## [Task directions]
Using the records below, filter for lines that contain the string "quantities" and copy them out.

——————————

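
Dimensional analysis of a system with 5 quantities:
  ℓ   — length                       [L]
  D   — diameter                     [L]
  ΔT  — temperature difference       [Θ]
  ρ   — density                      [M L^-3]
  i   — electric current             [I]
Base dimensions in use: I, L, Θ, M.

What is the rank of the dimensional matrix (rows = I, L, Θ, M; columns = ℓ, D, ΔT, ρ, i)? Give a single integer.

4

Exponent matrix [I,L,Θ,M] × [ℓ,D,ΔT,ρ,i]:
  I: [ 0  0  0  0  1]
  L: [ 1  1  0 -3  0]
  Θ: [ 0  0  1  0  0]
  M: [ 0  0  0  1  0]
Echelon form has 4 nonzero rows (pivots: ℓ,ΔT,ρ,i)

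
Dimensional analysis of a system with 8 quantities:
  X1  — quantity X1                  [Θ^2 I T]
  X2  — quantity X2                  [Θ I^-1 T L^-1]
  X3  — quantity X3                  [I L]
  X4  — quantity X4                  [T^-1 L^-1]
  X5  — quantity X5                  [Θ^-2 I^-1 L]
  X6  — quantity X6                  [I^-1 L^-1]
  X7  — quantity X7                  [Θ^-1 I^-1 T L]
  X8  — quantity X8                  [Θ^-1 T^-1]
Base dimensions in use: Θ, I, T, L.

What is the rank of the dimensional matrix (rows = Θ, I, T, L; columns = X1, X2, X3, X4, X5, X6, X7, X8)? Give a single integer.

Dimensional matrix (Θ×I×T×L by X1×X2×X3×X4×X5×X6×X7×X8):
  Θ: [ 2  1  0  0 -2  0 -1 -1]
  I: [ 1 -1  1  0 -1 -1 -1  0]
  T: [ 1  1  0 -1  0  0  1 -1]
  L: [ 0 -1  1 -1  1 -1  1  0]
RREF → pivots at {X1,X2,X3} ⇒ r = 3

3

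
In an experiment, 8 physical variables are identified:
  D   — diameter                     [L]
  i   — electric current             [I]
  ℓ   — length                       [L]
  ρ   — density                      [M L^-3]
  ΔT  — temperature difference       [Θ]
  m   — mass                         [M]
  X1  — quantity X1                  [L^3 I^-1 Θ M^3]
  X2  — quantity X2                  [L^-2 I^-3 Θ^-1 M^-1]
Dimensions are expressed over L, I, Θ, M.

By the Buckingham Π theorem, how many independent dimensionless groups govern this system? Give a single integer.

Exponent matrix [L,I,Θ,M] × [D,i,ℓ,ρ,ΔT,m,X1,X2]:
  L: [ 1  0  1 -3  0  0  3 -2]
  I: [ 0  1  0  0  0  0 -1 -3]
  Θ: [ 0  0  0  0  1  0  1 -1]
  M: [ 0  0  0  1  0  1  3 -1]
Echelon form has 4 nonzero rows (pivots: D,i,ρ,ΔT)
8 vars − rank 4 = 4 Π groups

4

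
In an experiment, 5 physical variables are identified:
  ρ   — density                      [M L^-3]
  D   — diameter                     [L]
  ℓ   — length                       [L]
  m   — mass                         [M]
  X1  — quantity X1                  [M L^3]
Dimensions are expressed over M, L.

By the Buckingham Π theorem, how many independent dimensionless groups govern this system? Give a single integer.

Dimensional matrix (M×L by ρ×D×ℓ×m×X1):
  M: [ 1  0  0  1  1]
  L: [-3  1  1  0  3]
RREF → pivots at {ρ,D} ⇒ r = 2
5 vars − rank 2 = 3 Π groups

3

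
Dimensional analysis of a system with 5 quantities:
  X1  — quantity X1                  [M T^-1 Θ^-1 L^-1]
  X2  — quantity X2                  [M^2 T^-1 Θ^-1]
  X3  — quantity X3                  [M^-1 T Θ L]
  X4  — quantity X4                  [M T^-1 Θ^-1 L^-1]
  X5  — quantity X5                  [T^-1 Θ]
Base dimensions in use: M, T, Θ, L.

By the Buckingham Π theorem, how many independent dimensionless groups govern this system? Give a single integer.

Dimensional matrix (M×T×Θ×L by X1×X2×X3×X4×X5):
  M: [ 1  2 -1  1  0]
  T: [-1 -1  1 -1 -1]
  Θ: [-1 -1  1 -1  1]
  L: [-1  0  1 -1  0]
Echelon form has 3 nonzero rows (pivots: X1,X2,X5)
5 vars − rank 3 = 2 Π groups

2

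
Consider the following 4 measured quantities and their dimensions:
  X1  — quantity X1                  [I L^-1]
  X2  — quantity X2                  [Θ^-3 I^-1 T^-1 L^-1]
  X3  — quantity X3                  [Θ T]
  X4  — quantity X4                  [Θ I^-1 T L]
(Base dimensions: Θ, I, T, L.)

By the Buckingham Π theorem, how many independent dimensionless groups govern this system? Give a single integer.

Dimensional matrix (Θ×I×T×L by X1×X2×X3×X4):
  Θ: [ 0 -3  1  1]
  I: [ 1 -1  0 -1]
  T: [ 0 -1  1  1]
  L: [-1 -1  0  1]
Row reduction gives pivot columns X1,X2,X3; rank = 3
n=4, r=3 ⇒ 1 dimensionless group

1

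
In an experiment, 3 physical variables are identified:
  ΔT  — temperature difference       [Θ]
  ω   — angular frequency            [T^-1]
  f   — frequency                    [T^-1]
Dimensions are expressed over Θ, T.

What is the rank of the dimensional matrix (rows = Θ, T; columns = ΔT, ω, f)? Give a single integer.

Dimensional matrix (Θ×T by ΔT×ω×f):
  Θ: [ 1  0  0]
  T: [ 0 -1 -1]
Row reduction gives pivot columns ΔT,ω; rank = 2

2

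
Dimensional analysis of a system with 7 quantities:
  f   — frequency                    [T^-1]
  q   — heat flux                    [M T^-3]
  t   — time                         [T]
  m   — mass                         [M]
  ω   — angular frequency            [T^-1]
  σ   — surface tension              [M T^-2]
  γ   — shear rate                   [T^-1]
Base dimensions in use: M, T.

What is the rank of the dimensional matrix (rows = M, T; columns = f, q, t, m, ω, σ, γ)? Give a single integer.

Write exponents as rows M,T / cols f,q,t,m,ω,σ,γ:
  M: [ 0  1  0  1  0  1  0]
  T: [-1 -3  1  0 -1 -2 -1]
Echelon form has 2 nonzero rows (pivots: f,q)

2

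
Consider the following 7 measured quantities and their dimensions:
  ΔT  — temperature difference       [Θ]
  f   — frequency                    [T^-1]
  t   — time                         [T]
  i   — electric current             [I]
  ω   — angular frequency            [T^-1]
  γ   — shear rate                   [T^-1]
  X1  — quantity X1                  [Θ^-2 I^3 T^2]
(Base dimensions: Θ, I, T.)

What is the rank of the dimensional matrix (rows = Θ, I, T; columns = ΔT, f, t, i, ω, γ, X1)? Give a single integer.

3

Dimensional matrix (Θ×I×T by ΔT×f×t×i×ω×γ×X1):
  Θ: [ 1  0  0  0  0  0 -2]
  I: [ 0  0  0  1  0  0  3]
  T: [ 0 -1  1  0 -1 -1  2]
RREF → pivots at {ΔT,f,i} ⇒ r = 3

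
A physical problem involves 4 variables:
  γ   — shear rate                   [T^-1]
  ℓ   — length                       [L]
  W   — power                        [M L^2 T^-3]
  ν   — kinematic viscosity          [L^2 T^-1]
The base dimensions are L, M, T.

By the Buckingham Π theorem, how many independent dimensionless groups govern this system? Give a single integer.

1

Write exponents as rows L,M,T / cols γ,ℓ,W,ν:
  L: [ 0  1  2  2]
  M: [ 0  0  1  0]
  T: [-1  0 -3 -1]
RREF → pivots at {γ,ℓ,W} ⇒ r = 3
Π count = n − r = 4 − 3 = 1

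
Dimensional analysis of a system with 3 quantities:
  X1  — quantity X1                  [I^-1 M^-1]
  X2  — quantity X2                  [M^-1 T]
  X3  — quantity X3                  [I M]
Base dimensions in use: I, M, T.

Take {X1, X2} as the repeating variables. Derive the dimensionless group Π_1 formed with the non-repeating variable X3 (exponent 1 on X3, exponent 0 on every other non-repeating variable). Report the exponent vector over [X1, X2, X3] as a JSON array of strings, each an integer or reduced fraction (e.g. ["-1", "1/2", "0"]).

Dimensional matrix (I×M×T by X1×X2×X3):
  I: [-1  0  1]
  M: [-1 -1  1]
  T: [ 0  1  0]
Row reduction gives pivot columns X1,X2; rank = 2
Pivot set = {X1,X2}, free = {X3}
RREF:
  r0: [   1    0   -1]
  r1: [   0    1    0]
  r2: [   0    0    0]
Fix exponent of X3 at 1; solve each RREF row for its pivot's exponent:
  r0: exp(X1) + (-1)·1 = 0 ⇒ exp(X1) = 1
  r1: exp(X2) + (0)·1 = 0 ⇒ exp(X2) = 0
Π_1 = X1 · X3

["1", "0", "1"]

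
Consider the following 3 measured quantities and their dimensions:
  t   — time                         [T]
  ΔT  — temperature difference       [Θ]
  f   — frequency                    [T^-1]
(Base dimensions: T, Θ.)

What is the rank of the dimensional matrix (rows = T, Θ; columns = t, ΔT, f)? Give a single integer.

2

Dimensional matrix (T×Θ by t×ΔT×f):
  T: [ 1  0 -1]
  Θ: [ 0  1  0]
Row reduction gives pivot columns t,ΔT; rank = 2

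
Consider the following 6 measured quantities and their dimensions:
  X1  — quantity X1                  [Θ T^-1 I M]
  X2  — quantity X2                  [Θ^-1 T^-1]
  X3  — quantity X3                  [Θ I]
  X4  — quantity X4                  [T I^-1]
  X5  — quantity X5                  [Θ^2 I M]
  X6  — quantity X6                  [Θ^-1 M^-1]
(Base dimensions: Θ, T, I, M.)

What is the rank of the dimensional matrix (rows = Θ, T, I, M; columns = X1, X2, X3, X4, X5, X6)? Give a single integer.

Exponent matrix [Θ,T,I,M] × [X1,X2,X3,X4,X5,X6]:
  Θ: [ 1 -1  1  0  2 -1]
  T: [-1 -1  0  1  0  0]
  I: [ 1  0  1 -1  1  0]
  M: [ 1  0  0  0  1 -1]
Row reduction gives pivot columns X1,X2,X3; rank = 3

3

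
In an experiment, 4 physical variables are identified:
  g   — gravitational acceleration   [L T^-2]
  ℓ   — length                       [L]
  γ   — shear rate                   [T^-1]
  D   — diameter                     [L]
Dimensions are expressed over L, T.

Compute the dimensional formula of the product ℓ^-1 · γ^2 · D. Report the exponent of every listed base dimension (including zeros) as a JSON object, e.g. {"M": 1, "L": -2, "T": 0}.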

——————————

## [Answer space]
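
Dimensional analysis of a system with 5 quantities:
Dimensional analysis of a system with 8 quantities:
Dimensional analysis of a system with 5 quantities:
Consider the following 4 measured quantities and their dimensions:
Dimensional analysis of a system with 7 quantities:
Consider the following 7 measured quantities and their dimensions:
Dimensional analysis of a system with 3 quantities:
Consider the following 3 measured quantities and their dimensions:
Consider the following 6 measured quantities and their dimensions: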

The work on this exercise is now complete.